→ Input for this task:

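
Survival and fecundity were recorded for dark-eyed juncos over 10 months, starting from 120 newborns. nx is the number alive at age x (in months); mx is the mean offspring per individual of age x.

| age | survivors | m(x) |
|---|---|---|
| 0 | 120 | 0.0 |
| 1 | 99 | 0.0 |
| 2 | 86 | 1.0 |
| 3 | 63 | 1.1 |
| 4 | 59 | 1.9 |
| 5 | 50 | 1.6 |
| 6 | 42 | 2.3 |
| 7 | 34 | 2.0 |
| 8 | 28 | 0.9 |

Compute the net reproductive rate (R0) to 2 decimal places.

4.48

lx = nx/n0 = nx/120: 1, 0.825, 0.71667…, 0.525, 0.49167…, 0.41667…, 0.35, 0.28333…, 0.23333…
lx·mx by age: 0, 0, 0.716667…, 0.5775, 0.934167…, 0.666667…, 0.805, 0.566667…, 0.21…
R0 = Σ lx·mx = 4.476667… → 4.48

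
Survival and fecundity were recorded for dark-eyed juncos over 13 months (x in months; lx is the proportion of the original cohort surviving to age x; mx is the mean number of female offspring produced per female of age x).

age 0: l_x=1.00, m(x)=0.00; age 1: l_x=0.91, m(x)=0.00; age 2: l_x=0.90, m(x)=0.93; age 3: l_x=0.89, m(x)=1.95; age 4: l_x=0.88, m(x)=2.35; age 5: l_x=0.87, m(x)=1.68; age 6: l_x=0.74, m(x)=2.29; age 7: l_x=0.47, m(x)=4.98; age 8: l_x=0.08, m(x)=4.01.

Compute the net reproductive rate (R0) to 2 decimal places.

10.46

lx·mx by age: 0, 0, 0.837, 1.7355, 2.068, 1.4616, 1.6946, 2.3406, 0.3208
R0 = Σ lx·mx = 10.4581 → 10.46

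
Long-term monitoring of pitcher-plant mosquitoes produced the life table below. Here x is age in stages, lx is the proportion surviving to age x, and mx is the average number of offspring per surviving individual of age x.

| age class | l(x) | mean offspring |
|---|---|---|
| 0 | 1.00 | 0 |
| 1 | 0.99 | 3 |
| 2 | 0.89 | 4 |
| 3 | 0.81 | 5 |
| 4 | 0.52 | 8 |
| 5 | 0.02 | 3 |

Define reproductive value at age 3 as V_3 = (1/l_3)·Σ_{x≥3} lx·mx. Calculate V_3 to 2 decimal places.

lx·mx for x ≥ 3: 4.05, 4.16, 0.06 → sum = 8.27
V_3 = 8.27 / l_3 = 8.27 / 0.81 = 10.209877… → 10.21

10.21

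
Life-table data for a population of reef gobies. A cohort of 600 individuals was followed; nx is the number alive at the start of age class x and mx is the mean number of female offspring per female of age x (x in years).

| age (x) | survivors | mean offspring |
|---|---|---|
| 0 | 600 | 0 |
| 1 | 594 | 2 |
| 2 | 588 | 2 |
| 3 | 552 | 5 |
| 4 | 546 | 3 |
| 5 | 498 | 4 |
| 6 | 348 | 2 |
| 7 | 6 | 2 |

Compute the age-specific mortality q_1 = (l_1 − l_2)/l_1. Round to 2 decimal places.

lx = nx/n0 = nx/600: 1, 0.99, 0.98, 0.92, 0.91, 0.83, 0.58, 0.01
q_1 = (l_1 − l_2) / l_1 = (0.99 − 0.98) / 0.99
     = 0.01 / 0.99 = 0.010101… → 0.01

0.01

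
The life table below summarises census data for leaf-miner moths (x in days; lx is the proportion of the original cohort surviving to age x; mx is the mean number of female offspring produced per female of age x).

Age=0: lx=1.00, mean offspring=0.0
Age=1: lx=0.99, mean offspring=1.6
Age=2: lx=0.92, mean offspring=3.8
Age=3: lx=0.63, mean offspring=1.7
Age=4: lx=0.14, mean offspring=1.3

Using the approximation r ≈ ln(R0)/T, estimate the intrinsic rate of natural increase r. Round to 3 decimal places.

0.934

R0 = Σ lx·mx = 0 + 1.584 + 3.496 + 1.071 + 0.182 = 6.333
Σ x·lx·mx = 12.517; T = 12.517/6.333 = 1.97647…
r ≈ ln(R0)/T = ln(6.333)/1.97647… = 0.93387… → 0.934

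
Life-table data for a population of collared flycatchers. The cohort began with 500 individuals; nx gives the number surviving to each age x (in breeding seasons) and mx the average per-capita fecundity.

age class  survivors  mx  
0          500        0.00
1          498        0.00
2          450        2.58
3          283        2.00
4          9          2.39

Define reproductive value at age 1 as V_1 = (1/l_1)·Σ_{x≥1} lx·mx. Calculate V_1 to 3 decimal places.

lx = nx/n0 = nx/500: 1, 0.996, 0.9, 0.566, 0.018
lx·mx for x ≥ 1: 0, 2.322, 1.132, 0.04302 → sum = 3.49702
V_1 = 3.49702 / l_1 = 3.49702 / 0.996 = 3.511064… → 3.511

3.511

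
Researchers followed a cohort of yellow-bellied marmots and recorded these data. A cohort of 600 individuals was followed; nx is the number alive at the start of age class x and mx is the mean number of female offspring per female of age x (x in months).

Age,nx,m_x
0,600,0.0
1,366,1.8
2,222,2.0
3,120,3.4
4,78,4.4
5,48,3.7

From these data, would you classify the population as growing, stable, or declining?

growing

lx = nx/n0 = nx/600: 1, 0.61, 0.37, 0.2, 0.13, 0.08
R0 = Σ lx·mx = 0 + 1.098 + 0.74 + 0.68 + 0.572 + 0.296 = 3.386
R0 > 1, so the population is growing.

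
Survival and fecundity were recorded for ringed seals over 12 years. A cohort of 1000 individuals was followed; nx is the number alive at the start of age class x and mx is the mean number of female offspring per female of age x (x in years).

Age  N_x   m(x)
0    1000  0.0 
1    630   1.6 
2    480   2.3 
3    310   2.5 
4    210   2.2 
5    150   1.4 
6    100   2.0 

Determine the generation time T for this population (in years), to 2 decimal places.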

→ Task to complete: Could you write out all of the data again, exactly as given?

→ Result of the exercise:
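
Survival and fecundity were recorded for dark-eyed juncos over 10 months, starting from 120 newborns. nx is the number alive at age x (in months); mx is the mean offspring per individual of age x.

| age | survivors | m(x) |
|---|---|---|
| 0 | 120 | 0.0 |
| 1 | 99 | 0.0 |
| 2 | 86 | 1.0 |
| 3 | 63 | 1.1 |
| 4 | 59 | 1.9 |
| 5 | 50 | 1.6 |
| 6 | 42 | 2.3 |
| 7 | 34 | 2.0 |
| 8 | 28 | 0.9 |

Compute the net reproductive rate (R0) to 2 decimal places.

4.48

lx = nx/n0 = nx/120: 1, 0.825, 0.71667…, 0.525, 0.49167…, 0.41667…, 0.35, 0.28333…, 0.23333…
lx·mx by age: 0, 0, 0.716667…, 0.5775, 0.934167…, 0.666667…, 0.805, 0.566667…, 0.21…
R0 = Σ lx·mx = 4.476667… → 4.48

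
Survival and fecundity were recorded for dark-eyed juncos over 13 months (x in months; lx is the proportion of the original cohort surviving to age x; mx is the mean number of female offspring produced per female of age x).

age 0: l_x=1.00, m(x)=0.00; age 1: l_x=0.91, m(x)=0.00; age 2: l_x=0.90, m(x)=0.93; age 3: l_x=0.89, m(x)=1.95; age 4: l_x=0.88, m(x)=2.35; age 5: l_x=0.87, m(x)=1.68; age 6: l_x=0.74, m(x)=2.29; age 7: l_x=0.47, m(x)=4.98; age 8: l_x=0.08, m(x)=4.01.

Compute the net reproductive rate (R0) to 2 decimal places.

10.46

lx·mx by age: 0, 0, 0.837, 1.7355, 2.068, 1.4616, 1.6946, 2.3406, 0.3208
R0 = Σ lx·mx = 10.4581 → 10.46

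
Long-term monitoring of pitcher-plant mosquitoes produced the life table below. Here x is age in stages, lx is the proportion surviving to age x, and mx is the average number of offspring per surviving individual of age x.

| age class | l(x) | mean offspring |
|---|---|---|
| 0 | 1.00 | 0 |
| 1 | 0.99 | 3 |
| 2 | 0.89 | 4 |
| 3 | 0.81 | 5 |
| 4 | 0.52 | 8 |
| 5 | 0.02 | 3 |

Define reproductive value at age 3 as V_3 = (1/l_3)·Σ_{x≥3} lx·mx. Calculate V_3 to 2 decimal places.

lx·mx for x ≥ 3: 4.05, 4.16, 0.06 → sum = 8.27
V_3 = 8.27 / l_3 = 8.27 / 0.81 = 10.209877… → 10.21

10.21

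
Life-table data for a population of reef gobies. A cohort of 600 individuals was followed; nx is the number alive at the start of age class x and mx is the mean number of female offspring per female of age x (x in years).

| age (x) | survivors | mean offspring |
|---|---|---|
| 0 | 600 | 0 |
| 1 | 594 | 2 |
| 2 | 588 | 2 |
| 3 | 552 | 5 |
| 4 | 546 | 3 |
| 5 | 498 | 4 |
| 6 | 348 | 2 |
| 7 | 6 | 2 |

Compute the age-specific mortality q_1 = (l_1 − l_2)/l_1. Round to 2 decimal places.

lx = nx/n0 = nx/600: 1, 0.99, 0.98, 0.92, 0.91, 0.83, 0.58, 0.01
q_1 = (l_1 − l_2) / l_1 = (0.99 − 0.98) / 0.99
     = 0.01 / 0.99 = 0.010101… → 0.01

0.01

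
The life table below summarises census data for leaf-miner moths (x in days; lx is the proportion of the original cohort surviving to age x; mx is the mean number of female offspring produced per female of age x).

Age=0: lx=1.00, mean offspring=0.0
Age=1: lx=0.99, mean offspring=1.6
Age=2: lx=0.92, mean offspring=3.8
Age=3: lx=0.63, mean offspring=1.7
Age=4: lx=0.14, mean offspring=1.3

Using the approximation r ≈ ln(R0)/T, estimate the intrinsic rate of natural increase r. Round to 3 decimal places.

0.934

R0 = Σ lx·mx = 0 + 1.584 + 3.496 + 1.071 + 0.182 = 6.333
Σ x·lx·mx = 12.517; T = 12.517/6.333 = 1.97647…
r ≈ ln(R0)/T = ln(6.333)/1.97647… = 0.93387… → 0.934

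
Life-table data for a population of collared flycatchers. The cohort began with 500 individuals; nx gives the number surviving to each age x (in breeding seasons) and mx the average per-capita fecundity.

age class  survivors  mx  
0          500        0.00
1          498        0.00
2          450        2.58
3          283        2.00
4          9          2.39

Define reproductive value at age 1 as V_1 = (1/l_1)·Σ_{x≥1} lx·mx. Calculate V_1 to 3 decimal places.

lx = nx/n0 = nx/500: 1, 0.996, 0.9, 0.566, 0.018
lx·mx for x ≥ 1: 0, 2.322, 1.132, 0.04302 → sum = 3.49702
V_1 = 3.49702 / l_1 = 3.49702 / 0.996 = 3.511064… → 3.511

3.511

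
Researchers followed a cohort of yellow-bellied marmots and recorded these data. A cohort of 600 individuals was followed; nx is the number alive at the start of age class x and mx is the mean number of female offspring per female of age x (x in months).

Age,nx,m_x
0,600,0.0
1,366,1.8
2,222,2.0
3,120,3.4
4,78,4.4
5,48,3.7

From these data, would you classify the population as growing, stable, or declining?

growing

lx = nx/n0 = nx/600: 1, 0.61, 0.37, 0.2, 0.13, 0.08
R0 = Σ lx·mx = 0 + 1.098 + 0.74 + 0.68 + 0.572 + 0.296 = 3.386
R0 > 1, so the population is growing.

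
Survival and fecundity were recorded for ringed seals over 12 years. A cohort of 1000 individuals was followed; nx is the number alive at the start of age class x and mx is the mean number of female offspring per female of age x (x in years).

Age  N_x   m(x)
0    1000  0.0 
1    630   1.6 
2    480   2.3 
3    310   2.5 
4    210   2.2 
5    150   1.4 
6    100   2.0 

Determine the generation time T for this population (in years), to 2 decimal places.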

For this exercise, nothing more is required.